MATERIAL PROVIDED ->

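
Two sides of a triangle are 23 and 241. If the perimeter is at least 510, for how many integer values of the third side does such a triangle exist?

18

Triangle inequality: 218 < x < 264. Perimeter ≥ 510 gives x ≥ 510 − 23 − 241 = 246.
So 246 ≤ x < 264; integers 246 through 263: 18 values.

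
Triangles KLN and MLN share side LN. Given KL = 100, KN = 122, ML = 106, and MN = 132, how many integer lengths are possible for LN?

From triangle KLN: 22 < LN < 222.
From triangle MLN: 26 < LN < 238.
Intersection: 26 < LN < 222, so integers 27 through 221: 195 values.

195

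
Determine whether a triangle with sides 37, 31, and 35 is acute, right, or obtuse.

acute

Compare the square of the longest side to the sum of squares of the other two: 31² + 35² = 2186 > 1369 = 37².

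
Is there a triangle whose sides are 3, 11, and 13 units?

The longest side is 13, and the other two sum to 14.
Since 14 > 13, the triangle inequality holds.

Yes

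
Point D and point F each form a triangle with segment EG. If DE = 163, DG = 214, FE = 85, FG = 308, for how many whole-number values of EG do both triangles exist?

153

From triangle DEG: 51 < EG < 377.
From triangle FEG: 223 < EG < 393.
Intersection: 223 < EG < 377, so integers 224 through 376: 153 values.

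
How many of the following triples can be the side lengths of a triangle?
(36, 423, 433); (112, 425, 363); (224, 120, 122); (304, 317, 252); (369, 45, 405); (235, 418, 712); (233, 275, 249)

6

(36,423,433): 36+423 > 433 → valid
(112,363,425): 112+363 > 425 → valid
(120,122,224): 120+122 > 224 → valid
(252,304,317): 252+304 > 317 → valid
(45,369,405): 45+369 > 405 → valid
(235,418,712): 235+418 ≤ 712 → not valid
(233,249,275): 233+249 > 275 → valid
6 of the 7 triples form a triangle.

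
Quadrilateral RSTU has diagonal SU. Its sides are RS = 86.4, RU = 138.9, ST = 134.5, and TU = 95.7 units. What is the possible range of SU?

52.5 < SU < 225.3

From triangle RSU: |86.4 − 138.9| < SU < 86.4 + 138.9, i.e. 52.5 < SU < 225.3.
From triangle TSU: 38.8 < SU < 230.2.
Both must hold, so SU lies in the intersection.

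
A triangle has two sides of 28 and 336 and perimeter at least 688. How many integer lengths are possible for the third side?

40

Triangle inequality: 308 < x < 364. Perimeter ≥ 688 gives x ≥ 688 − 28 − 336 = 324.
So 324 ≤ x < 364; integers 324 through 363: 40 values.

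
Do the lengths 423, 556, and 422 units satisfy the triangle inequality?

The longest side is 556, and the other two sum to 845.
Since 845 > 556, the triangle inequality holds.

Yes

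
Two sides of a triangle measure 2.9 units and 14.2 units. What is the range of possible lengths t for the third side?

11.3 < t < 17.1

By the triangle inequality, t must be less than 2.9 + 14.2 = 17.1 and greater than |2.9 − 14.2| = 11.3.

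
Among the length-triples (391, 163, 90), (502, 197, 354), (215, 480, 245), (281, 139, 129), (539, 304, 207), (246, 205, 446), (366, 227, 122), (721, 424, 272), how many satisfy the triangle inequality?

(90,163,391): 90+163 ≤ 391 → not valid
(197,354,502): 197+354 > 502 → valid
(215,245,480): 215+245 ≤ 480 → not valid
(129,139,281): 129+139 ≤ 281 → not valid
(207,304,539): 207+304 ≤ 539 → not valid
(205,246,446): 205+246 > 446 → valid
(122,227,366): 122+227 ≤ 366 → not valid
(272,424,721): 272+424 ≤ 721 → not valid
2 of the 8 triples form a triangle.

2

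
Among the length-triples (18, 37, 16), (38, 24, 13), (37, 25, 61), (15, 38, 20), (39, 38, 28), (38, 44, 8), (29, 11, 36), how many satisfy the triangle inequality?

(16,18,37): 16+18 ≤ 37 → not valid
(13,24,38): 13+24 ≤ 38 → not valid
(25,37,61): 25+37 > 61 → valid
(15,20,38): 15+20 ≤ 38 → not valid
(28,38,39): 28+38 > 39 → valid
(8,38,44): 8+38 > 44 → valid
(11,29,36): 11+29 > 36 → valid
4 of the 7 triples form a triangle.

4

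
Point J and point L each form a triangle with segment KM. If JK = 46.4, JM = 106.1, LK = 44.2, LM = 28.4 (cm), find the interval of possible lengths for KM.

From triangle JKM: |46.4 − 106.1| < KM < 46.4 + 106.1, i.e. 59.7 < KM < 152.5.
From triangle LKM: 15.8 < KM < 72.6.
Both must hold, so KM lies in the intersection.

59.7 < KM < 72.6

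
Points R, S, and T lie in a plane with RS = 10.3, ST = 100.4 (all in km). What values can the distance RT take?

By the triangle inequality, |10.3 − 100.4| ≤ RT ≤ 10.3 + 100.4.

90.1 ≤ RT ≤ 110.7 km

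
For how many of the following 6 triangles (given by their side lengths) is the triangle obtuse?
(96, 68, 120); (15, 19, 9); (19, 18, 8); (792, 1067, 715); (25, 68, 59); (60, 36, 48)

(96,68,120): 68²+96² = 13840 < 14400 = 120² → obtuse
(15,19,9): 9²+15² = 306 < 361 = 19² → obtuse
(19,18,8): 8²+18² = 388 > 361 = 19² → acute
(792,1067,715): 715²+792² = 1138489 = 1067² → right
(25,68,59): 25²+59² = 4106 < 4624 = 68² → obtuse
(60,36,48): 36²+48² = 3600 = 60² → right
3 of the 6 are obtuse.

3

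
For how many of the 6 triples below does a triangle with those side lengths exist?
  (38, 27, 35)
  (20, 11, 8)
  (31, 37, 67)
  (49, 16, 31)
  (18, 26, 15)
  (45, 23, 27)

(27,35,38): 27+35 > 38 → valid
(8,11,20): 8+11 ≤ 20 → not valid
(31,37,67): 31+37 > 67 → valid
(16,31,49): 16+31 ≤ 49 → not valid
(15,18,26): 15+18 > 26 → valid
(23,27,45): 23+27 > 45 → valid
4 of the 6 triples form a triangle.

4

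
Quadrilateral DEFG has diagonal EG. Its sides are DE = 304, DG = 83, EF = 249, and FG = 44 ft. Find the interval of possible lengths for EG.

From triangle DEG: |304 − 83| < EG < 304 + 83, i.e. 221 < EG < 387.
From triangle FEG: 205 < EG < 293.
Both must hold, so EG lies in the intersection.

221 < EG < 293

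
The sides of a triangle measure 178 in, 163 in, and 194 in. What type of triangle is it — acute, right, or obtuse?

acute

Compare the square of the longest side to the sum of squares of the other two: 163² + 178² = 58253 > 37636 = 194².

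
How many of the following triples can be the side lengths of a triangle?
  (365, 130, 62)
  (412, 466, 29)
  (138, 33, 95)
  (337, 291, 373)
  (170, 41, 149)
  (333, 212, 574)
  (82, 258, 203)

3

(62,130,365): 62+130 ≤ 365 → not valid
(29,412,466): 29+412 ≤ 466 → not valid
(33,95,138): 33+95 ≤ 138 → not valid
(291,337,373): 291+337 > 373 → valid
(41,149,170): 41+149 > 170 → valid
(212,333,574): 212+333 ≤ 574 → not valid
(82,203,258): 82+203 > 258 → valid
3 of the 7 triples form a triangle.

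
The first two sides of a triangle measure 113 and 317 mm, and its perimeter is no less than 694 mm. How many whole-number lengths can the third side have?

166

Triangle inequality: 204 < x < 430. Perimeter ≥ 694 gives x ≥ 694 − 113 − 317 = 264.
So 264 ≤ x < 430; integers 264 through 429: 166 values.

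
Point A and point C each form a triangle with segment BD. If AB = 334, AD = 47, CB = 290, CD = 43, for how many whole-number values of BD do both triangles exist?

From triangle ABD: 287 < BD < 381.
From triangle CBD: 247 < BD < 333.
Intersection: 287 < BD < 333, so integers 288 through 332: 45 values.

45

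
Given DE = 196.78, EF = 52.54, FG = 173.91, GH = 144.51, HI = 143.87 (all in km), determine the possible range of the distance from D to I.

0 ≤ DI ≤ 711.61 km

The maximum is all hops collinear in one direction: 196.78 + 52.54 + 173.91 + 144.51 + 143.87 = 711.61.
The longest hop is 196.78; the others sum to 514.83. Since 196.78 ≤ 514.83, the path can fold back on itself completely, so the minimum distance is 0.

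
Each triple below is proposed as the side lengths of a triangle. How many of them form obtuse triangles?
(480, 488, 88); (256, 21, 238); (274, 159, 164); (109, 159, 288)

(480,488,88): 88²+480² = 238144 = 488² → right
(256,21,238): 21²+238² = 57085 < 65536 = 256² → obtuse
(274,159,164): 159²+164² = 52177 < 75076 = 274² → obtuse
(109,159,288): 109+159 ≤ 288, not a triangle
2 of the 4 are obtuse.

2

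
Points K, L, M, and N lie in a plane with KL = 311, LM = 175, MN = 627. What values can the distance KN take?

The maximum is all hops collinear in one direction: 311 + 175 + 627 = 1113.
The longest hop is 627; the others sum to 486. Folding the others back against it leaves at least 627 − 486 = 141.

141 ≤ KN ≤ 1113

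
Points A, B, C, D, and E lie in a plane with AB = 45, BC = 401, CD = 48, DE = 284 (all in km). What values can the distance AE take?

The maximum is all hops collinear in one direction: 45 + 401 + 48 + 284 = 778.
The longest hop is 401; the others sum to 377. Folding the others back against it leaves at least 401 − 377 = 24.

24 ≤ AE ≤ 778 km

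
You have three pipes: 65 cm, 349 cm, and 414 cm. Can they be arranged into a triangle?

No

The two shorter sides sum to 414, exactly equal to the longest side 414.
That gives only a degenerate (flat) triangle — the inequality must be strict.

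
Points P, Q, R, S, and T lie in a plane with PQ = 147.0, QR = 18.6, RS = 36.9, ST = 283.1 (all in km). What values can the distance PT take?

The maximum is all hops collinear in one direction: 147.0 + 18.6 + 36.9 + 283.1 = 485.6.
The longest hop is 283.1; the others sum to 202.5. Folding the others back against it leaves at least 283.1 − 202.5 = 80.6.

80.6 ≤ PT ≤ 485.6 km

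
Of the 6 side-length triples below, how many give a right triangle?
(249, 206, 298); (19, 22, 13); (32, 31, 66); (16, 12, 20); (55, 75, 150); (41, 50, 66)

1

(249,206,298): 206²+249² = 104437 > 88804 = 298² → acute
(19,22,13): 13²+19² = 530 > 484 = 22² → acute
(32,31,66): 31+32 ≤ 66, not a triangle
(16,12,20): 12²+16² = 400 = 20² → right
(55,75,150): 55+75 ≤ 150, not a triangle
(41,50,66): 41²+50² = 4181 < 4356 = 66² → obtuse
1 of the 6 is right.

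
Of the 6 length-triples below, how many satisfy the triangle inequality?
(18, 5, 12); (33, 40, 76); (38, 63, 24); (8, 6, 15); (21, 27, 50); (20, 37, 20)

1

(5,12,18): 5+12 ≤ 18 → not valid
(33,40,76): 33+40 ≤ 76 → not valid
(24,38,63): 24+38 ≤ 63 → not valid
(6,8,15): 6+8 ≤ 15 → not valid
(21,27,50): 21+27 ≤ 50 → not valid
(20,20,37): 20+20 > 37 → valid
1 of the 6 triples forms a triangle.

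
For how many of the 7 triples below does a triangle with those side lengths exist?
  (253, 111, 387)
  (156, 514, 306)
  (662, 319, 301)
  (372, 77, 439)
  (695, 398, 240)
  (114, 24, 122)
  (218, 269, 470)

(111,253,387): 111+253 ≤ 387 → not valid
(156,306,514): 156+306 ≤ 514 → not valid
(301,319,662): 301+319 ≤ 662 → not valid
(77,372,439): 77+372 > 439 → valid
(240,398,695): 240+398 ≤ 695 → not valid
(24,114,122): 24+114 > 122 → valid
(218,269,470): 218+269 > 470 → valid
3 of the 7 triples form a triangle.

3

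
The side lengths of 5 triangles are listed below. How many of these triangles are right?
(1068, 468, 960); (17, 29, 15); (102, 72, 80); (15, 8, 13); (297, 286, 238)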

==

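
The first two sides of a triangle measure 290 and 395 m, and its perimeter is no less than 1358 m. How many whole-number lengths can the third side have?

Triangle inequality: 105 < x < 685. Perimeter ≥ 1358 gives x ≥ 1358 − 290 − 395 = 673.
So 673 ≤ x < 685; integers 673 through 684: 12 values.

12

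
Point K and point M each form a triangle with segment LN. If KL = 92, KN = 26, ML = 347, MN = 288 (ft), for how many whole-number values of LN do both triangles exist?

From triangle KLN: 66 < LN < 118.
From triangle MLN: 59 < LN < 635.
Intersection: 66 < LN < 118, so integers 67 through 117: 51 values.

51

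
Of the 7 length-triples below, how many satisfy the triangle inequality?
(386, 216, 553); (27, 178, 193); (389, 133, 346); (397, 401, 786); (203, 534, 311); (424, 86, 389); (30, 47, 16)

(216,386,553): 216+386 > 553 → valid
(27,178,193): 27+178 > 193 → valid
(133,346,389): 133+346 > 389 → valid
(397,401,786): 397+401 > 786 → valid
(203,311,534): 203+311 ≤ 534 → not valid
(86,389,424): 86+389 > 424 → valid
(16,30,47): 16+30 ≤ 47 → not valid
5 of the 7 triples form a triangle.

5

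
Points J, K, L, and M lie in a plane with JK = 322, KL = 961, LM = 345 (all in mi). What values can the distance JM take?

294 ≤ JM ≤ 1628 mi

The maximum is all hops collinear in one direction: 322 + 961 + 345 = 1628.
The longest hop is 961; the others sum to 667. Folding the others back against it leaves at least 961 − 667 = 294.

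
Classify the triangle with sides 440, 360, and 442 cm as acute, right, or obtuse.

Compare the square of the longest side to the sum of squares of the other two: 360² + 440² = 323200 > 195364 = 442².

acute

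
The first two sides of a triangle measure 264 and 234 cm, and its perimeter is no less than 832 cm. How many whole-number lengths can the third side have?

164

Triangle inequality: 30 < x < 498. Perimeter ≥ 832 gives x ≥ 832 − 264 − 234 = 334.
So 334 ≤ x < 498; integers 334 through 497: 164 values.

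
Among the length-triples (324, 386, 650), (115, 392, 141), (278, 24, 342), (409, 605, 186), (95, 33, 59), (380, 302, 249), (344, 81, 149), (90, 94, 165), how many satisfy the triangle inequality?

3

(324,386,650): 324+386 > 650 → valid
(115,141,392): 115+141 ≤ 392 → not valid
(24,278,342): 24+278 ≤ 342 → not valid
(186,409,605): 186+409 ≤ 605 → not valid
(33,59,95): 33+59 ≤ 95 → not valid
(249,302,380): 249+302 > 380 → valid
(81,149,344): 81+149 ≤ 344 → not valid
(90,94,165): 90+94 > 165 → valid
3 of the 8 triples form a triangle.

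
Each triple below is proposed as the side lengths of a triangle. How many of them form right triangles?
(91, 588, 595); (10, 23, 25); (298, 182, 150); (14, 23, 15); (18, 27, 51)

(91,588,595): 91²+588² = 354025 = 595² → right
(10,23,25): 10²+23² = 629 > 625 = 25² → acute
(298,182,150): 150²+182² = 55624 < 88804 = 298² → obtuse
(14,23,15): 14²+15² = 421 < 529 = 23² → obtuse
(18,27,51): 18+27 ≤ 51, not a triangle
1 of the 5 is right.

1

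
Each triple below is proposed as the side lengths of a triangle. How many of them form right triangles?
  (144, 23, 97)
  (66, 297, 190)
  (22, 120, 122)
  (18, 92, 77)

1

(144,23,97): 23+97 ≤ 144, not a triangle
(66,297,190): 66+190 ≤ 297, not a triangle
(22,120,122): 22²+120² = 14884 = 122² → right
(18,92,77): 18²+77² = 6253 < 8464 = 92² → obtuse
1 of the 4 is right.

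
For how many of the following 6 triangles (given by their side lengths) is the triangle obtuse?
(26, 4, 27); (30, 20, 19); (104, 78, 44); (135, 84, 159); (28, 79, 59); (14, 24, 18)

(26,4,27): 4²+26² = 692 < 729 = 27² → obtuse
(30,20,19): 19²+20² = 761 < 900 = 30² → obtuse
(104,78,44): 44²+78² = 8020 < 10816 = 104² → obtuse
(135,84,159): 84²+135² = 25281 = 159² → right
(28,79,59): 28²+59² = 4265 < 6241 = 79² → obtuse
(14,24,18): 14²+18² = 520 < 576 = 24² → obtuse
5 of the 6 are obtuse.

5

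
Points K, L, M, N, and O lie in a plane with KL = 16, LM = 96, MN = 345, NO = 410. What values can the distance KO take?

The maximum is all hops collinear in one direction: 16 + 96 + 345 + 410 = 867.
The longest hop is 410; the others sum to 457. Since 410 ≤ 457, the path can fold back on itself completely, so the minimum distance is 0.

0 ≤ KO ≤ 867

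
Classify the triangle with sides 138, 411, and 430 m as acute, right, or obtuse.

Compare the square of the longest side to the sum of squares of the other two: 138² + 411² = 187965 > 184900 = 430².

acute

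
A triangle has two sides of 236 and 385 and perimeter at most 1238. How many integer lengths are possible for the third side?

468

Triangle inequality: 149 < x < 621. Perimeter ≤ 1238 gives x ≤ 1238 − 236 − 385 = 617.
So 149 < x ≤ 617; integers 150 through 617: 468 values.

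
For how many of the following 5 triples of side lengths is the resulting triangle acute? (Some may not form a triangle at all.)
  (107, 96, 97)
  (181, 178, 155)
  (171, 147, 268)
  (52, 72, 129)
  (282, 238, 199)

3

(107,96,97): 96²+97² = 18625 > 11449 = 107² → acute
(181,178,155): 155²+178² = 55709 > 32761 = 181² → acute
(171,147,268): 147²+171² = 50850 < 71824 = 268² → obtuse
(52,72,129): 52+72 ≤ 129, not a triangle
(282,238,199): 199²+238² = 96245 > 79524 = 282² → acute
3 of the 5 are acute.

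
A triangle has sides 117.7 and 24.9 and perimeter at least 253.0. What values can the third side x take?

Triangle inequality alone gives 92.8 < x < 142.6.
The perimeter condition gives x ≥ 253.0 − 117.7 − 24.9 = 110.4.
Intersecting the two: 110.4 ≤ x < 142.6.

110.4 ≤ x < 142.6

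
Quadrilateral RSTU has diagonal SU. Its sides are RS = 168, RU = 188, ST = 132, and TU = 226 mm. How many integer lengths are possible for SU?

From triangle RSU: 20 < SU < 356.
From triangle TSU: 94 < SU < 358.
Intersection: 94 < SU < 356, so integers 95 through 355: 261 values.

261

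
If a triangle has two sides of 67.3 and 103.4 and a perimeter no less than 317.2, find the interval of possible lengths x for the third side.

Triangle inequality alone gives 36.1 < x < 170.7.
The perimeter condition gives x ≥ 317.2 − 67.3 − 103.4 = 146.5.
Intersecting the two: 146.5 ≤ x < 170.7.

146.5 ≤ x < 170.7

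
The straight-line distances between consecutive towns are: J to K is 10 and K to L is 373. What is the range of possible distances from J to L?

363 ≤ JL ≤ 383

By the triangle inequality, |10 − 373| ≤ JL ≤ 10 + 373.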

==

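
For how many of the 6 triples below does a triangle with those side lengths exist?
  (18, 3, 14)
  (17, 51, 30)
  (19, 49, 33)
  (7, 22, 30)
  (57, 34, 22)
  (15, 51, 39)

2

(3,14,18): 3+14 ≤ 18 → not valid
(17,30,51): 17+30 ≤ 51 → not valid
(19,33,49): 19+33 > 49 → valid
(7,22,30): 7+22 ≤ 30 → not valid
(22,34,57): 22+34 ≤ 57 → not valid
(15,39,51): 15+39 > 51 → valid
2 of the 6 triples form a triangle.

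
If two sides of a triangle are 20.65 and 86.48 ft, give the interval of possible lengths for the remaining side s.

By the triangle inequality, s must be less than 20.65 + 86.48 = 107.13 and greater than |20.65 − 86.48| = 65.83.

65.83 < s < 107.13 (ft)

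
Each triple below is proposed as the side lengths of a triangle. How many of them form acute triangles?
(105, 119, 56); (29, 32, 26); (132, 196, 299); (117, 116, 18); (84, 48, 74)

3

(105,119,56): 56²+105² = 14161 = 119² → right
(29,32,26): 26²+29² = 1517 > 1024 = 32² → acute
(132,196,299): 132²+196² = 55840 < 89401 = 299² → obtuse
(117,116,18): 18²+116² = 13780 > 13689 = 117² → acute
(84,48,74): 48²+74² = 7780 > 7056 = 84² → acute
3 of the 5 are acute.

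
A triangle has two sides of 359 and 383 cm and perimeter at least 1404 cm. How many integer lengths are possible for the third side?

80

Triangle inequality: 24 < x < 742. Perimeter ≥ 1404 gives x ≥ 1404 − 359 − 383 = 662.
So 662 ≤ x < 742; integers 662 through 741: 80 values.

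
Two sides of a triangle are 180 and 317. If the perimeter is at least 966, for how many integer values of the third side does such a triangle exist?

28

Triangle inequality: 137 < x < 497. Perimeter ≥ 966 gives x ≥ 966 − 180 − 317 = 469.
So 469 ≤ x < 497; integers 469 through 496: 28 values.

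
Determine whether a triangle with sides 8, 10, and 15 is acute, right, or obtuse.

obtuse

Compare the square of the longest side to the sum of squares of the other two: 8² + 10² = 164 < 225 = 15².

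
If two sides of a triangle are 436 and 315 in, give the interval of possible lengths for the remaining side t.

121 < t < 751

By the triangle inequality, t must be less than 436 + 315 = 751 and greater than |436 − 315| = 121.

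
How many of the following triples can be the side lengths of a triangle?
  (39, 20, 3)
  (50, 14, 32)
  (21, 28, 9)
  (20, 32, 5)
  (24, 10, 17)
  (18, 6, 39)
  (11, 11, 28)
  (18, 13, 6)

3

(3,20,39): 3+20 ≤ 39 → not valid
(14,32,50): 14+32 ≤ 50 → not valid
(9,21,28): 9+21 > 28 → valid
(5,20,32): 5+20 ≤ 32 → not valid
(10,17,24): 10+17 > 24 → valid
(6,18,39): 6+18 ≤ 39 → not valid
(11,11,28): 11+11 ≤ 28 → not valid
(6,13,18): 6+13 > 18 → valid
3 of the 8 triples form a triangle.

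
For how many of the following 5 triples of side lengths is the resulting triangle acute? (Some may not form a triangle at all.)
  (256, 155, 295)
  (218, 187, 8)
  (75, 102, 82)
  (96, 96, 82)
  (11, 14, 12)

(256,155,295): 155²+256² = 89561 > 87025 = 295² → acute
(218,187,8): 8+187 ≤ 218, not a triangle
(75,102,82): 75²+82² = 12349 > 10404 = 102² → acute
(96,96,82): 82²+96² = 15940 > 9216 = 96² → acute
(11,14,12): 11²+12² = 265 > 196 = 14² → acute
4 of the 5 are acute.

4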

THE TASK -> Reproduce, exactly as they stand in the data above, the lines from the one that holds "(253, 111, 387)" to the one that holds "(1068, 468, 960);", inclusive.

SOLUTION FOR THIS TASK ->
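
  (253, 111, 387)
  (156, 514, 306)
  (662, 319, 301)
  (372, 77, 439)
  (695, 398, 240)
  (114, 24, 122)
  (218, 269, 470)

(111,253,387): 111+253 ≤ 387 → not valid
(156,306,514): 156+306 ≤ 514 → not valid
(301,319,662): 301+319 ≤ 662 → not valid
(77,372,439): 77+372 > 439 → valid
(240,398,695): 240+398 ≤ 695 → not valid
(24,114,122): 24+114 > 122 → valid
(218,269,470): 218+269 > 470 → valid
3 of the 7 triples form a triangle.

3

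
The side lengths of 5 triangles are listed below. How many of these triangles are right?
(1068, 468, 960); (17, 29, 15); (102, 72, 80); (15, 8, 13); (297, 286, 238)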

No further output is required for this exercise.